MATERIAL PROVIDED >>
○ ○ ○
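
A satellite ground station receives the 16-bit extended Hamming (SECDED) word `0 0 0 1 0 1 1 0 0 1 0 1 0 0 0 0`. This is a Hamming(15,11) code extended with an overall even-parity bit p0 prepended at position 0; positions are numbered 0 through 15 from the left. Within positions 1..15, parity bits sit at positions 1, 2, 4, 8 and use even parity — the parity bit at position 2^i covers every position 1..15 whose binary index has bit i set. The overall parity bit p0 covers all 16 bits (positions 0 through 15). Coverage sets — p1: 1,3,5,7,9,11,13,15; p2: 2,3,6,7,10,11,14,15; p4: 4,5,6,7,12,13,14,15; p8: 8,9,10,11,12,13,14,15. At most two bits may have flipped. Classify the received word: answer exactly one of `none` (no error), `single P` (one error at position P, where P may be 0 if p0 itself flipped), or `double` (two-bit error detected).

s1: b1⊕b3⊕b5⊕b7⊕b9⊕b11⊕b13⊕b15 = 0⊕1⊕1⊕0⊕1⊕1⊕0⊕0 = 0
s2: b2⊕b3⊕b6⊕b7⊕b10⊕b11⊕b14⊕b15 = 0⊕1⊕1⊕0⊕0⊕1⊕0⊕0 = 1
s4: b4⊕b5⊕b6⊕b7⊕b12⊕b13⊕b14⊕b15 = 0⊕1⊕1⊕0⊕0⊕0⊕0⊕0 = 0
s8: b8⊕b9⊕b10⊕b11⊕b12⊕b13⊕b14⊕b15 = 0⊕1⊕0⊕1⊕0⊕0⊕0⊕0 = 0
Syndrome (s8...s1) = 0010 → position 2.
Overall parity (XOR of all 16 bits, including p0): 0⊕0⊕0⊕1⊕0⊕1⊕1⊕0⊕0⊕1⊕0⊕1⊕0⊕0⊕0⊕0 = 1
Overall=1, syndrome position=2 → single-bit error at position 2.

single 2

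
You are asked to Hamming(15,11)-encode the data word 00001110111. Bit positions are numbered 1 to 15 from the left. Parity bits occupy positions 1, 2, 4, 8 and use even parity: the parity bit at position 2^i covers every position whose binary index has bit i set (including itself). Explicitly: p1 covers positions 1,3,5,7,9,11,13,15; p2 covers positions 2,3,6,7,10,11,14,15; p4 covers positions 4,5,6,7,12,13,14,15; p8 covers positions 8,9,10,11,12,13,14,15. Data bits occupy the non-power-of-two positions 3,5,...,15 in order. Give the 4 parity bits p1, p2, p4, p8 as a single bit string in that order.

Place data bits at non-power-of-two positions: b3=0, b5=0, b6=0, b7=0, b9=1, b10=1, b11=1, b12=0, b13=1, b14=1, b15=1.
p1 = XOR of data positions {3,5,7,9,11,13,15} = 0⊕0⊕0⊕1⊕1⊕1⊕1 = 0
p2 = XOR of data positions {3,6,7,10,11,14,15} = 0⊕0⊕0⊕1⊕1⊕1⊕1 = 0
p4 = XOR of data positions {5,6,7,12,13,14,15} = 0⊕0⊕0⊕0⊕1⊕1⊕1 = 1
p8 = XOR of data positions {9,10,11,12,13,14,15} = 1⊕1⊕1⊕0⊕1⊕1⊕1 = 0
Parity bits p1,p2,p4,p8 = 0010

0010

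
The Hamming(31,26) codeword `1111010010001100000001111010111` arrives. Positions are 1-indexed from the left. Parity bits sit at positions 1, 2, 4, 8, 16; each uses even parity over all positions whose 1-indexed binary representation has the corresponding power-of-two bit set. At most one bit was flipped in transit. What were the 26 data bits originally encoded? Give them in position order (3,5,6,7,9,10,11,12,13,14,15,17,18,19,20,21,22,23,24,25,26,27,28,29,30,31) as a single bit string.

s1: b1⊕b3⊕b5⊕b7⊕b9⊕b11⊕b13⊕b15⊕b17⊕b19⊕b21⊕b23⊕b25⊕b27⊕b29⊕b31 = 1⊕1⊕0⊕0⊕1⊕0⊕1⊕0⊕0⊕0⊕0⊕1⊕1⊕1⊕1⊕1 = 1
s2: b2⊕b3⊕b6⊕b7⊕b10⊕b11⊕b14⊕b15⊕b18⊕b19⊕b22⊕b23⊕b26⊕b27⊕b30⊕b31 = 1⊕1⊕1⊕0⊕0⊕0⊕1⊕0⊕0⊕0⊕1⊕1⊕0⊕1⊕1⊕1 = 1
s4: b4⊕b5⊕b6⊕b7⊕b12⊕b13⊕b14⊕b15⊕b20⊕b21⊕b22⊕b23⊕b28⊕b29⊕b30⊕b31 = 1⊕0⊕1⊕0⊕0⊕1⊕1⊕0⊕0⊕0⊕1⊕1⊕0⊕1⊕1⊕1 = 1
s8: b8⊕b9⊕b10⊕b11⊕b12⊕b13⊕b14⊕b15⊕b24⊕b25⊕b26⊕b27⊕b28⊕b29⊕b30⊕b31 = 0⊕1⊕0⊕0⊕0⊕1⊕1⊕0⊕1⊕1⊕0⊕1⊕0⊕1⊕1⊕1 = 1
s16: b16⊕b17⊕b18⊕b19⊕b20⊕b21⊕b22⊕b23⊕b24⊕b25⊕b26⊕b27⊕b28⊕b29⊕b30⊕b31 = 0⊕0⊕0⊕0⊕0⊕0⊕1⊕1⊕1⊕1⊕0⊕1⊕0⊕1⊕1⊕1 = 0
Syndrome (s16...s1) = 01111 → position 15.
Flip bit 15: corrected codeword = 1111010010001110000001111010111
Data bits at positions 3,5,6,7,9,10,11,12,13,14,15,17,18,19,20,21,22,23,24,25,26,27,28,29,30,31: 10101000111000001111010111

10101000111000001111010111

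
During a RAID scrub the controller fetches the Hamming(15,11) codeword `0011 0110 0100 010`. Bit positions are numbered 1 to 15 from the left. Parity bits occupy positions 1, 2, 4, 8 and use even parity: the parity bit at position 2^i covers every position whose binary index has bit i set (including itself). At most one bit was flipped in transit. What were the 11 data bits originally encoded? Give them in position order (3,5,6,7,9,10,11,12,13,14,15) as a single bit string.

s1: b1⊕b3⊕b5⊕b7⊕b9⊕b11⊕b13⊕b15 = 0⊕1⊕0⊕1⊕0⊕0⊕0⊕0 = 0
s2: b2⊕b3⊕b6⊕b7⊕b10⊕b11⊕b14⊕b15 = 0⊕1⊕1⊕1⊕1⊕0⊕1⊕0 = 1
s4: b4⊕b5⊕b6⊕b7⊕b12⊕b13⊕b14⊕b15 = 1⊕0⊕1⊕1⊕0⊕0⊕1⊕0 = 0
s8: b8⊕b9⊕b10⊕b11⊕b12⊕b13⊕b14⊕b15 = 0⊕0⊕1⊕0⊕0⊕0⊕1⊕0 = 0
Syndrome (s8...s1) = 0010 → position 2.
Flip bit 2: corrected codeword = 011101100100010
Data bits at positions 3,5,6,7,9,10,11,12,13,14,15: 10110100010

10110100010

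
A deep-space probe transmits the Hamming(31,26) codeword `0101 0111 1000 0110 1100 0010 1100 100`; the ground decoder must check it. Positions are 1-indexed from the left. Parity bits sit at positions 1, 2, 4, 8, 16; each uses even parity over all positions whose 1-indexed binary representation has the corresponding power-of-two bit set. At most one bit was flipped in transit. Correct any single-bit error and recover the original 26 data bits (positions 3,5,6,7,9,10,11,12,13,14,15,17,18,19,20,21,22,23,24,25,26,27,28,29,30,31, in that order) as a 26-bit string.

s1: b1⊕b3⊕b5⊕b7⊕b9⊕b11⊕b13⊕b15⊕b17⊕b19⊕b21⊕b23⊕b25⊕b27⊕b29⊕b31 = 0⊕0⊕0⊕1⊕1⊕0⊕0⊕1⊕1⊕0⊕0⊕1⊕1⊕0⊕1⊕0 = 1
s2: b2⊕b3⊕b6⊕b7⊕b10⊕b11⊕b14⊕b15⊕b18⊕b19⊕b22⊕b23⊕b26⊕b27⊕b30⊕b31 = 1⊕0⊕1⊕1⊕0⊕0⊕1⊕1⊕1⊕0⊕0⊕1⊕1⊕0⊕0⊕0 = 0
s4: b4⊕b5⊕b6⊕b7⊕b12⊕b13⊕b14⊕b15⊕b20⊕b21⊕b22⊕b23⊕b28⊕b29⊕b30⊕b31 = 1⊕0⊕1⊕1⊕0⊕0⊕1⊕1⊕0⊕0⊕0⊕1⊕0⊕1⊕0⊕0 = 1
s8: b8⊕b9⊕b10⊕b11⊕b12⊕b13⊕b14⊕b15⊕b24⊕b25⊕b26⊕b27⊕b28⊕b29⊕b30⊕b31 = 1⊕1⊕0⊕0⊕0⊕0⊕1⊕1⊕0⊕1⊕1⊕0⊕0⊕1⊕0⊕0 = 1
s16: b16⊕b17⊕b18⊕b19⊕b20⊕b21⊕b22⊕b23⊕b24⊕b25⊕b26⊕b27⊕b28⊕b29⊕b30⊕b31 = 0⊕1⊕1⊕0⊕0⊕0⊕0⊕1⊕0⊕1⊕1⊕0⊕0⊕1⊕0⊕0 = 0
Syndrome (s16...s1) = 01101 → position 13.
Flip bit 13: corrected codeword = 0101011110001110110000101100100
Data bits at positions 3,5,6,7,9,10,11,12,13,14,15,17,18,19,20,21,22,23,24,25,26,27,28,29,30,31: 00111000111110000101100100

00111000111110000101100100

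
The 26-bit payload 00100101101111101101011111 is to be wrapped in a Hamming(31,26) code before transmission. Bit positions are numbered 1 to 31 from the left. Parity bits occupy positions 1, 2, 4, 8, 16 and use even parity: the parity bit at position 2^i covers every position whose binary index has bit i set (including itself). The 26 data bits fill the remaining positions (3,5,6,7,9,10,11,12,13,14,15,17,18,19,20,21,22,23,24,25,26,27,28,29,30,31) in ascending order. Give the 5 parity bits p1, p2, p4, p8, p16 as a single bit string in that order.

Place data bits at non-power-of-two positions: b3=0, b5=0, b6=1, b7=0, b9=0, b10=1, b11=0, b12=1, b13=1, b14=0, b15=1, b17=1, b18=1, b19=1, b20=1, b21=0, b22=1, b23=1, b24=0, b25=1, b26=0, b27=1, b28=1, b29=1, b30=1, b31=1.
p1 = XOR of data positions {3,5,7,9,11,13,15,17,19,21,23,25,27,29,31} = 0⊕0⊕0⊕0⊕0⊕1⊕1⊕1⊕1⊕0⊕1⊕1⊕1⊕1⊕1 = 1
p2 = XOR of data positions {3,6,7,10,11,14,15,18,19,22,23,26,27,30,31} = 0⊕1⊕0⊕1⊕0⊕0⊕1⊕1⊕1⊕1⊕1⊕0⊕1⊕1⊕1 = 0
p4 = XOR of data positions {5,6,7,12,13,14,15,20,21,22,23,28,29,30,31} = 0⊕1⊕0⊕1⊕1⊕0⊕1⊕1⊕0⊕1⊕1⊕1⊕1⊕1⊕1 = 1
p8 = XOR of data positions {9,10,11,12,13,14,15,24,25,26,27,28,29,30,31} = 0⊕1⊕0⊕1⊕1⊕0⊕1⊕0⊕1⊕0⊕1⊕1⊕1⊕1⊕1 = 0
p16 = XOR of data positions {17,18,19,20,21,22,23,24,25,26,27,28,29,30,31} = 1⊕1⊕1⊕1⊕0⊕1⊕1⊕0⊕1⊕0⊕1⊕1⊕1⊕1⊕1 = 0
Parity bits p1,p2,p4,p8,p16 = 10100

10100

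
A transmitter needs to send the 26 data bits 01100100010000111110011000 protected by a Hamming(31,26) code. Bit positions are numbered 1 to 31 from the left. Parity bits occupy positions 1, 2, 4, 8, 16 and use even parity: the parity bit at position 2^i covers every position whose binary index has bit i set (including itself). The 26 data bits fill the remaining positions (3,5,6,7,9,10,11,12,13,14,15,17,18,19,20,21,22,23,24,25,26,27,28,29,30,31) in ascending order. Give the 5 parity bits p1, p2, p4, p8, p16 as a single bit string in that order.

Place data bits at non-power-of-two positions: b3=0, b5=1, b6=1, b7=0, b9=0, b10=1, b11=0, b12=0, b13=0, b14=1, b15=0, b17=0, b18=0, b19=0, b20=1, b21=1, b22=1, b23=1, b24=1, b25=0, b26=0, b27=1, b28=1, b29=0, b30=0, b31=0.
p1 = XOR of data positions {3,5,7,9,11,13,15,17,19,21,23,25,27,29,31} = 0⊕1⊕0⊕0⊕0⊕0⊕0⊕0⊕0⊕1⊕1⊕0⊕1⊕0⊕0 = 0
p2 = XOR of data positions {3,6,7,10,11,14,15,18,19,22,23,26,27,30,31} = 0⊕1⊕0⊕1⊕0⊕1⊕0⊕0⊕0⊕1⊕1⊕0⊕1⊕0⊕0 = 0
p4 = XOR of data positions {5,6,7,12,13,14,15,20,21,22,23,28,29,30,31} = 1⊕1⊕0⊕0⊕0⊕1⊕0⊕1⊕1⊕1⊕1⊕1⊕0⊕0⊕0 = 0
p8 = XOR of data positions {9,10,11,12,13,14,15,24,25,26,27,28,29,30,31} = 0⊕1⊕0⊕0⊕0⊕1⊕0⊕1⊕0⊕0⊕1⊕1⊕0⊕0⊕0 = 1
p16 = XOR of data positions {17,18,19,20,21,22,23,24,25,26,27,28,29,30,31} = 0⊕0⊕0⊕1⊕1⊕1⊕1⊕1⊕0⊕0⊕1⊕1⊕0⊕0⊕0 = 1
Parity bits p1,p2,p4,p8,p16 = 00011

00011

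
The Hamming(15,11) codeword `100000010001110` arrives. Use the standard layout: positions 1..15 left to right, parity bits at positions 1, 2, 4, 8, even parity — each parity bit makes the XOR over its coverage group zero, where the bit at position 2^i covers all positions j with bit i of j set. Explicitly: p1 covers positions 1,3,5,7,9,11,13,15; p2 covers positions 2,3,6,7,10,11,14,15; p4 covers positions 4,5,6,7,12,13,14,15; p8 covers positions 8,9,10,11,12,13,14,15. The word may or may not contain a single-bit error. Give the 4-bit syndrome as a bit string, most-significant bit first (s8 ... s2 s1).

s1: b1⊕b3⊕b5⊕b7⊕b9⊕b11⊕b13⊕b15 = 1⊕0⊕0⊕0⊕0⊕0⊕1⊕0 = 0
s2: b2⊕b3⊕b6⊕b7⊕b10⊕b11⊕b14⊕b15 = 0⊕0⊕0⊕0⊕0⊕0⊕1⊕0 = 1
s4: b4⊕b5⊕b6⊕b7⊕b12⊕b13⊕b14⊕b15 = 0⊕0⊕0⊕0⊕1⊕1⊕1⊕0 = 1
s8: b8⊕b9⊕b10⊕b11⊕b12⊕b13⊕b14⊕b15 = 1⊕0⊕0⊕0⊕1⊕1⊕1⊕0 = 0
Syndrome (s8...s1) = 0110 → position 6.

0110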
○ ○ ○
EXERCISE REQUIREMENTS >> Beginning at the line that holds "(s8 ... s2 s1).", copy every line through the end of the entries exactly as given, and only those lines.

WRITTEN RESPONSE >>
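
The Hamming(15,11) codeword `100000010001110` arrives. Use the standard layout: positions 1..15 left to right, parity bits at positions 1, 2, 4, 8, even parity — each parity bit makes the XOR over its coverage group zero, where the bit at position 2^i covers all positions j with bit i of j set. Explicitly: p1 covers positions 1,3,5,7,9,11,13,15; p2 covers positions 2,3,6,7,10,11,14,15; p4 covers positions 4,5,6,7,12,13,14,15; p8 covers positions 8,9,10,11,12,13,14,15. The word may or may not contain a single-bit error. Give the 4-bit syndrome as a bit string, most-significant bit first (s8 ... s2 s1).

s1: b1⊕b3⊕b5⊕b7⊕b9⊕b11⊕b13⊕b15 = 1⊕0⊕0⊕0⊕0⊕0⊕1⊕0 = 0
s2: b2⊕b3⊕b6⊕b7⊕b10⊕b11⊕b14⊕b15 = 0⊕0⊕0⊕0⊕0⊕0⊕1⊕0 = 1
s4: b4⊕b5⊕b6⊕b7⊕b12⊕b13⊕b14⊕b15 = 0⊕0⊕0⊕0⊕1⊕1⊕1⊕0 = 1
s8: b8⊕b9⊕b10⊕b11⊕b12⊕b13⊕b14⊕b15 = 1⊕0⊕0⊕0⊕1⊕1⊕1⊕0 = 0
Syndrome (s8...s1) = 0110 → position 6.

0110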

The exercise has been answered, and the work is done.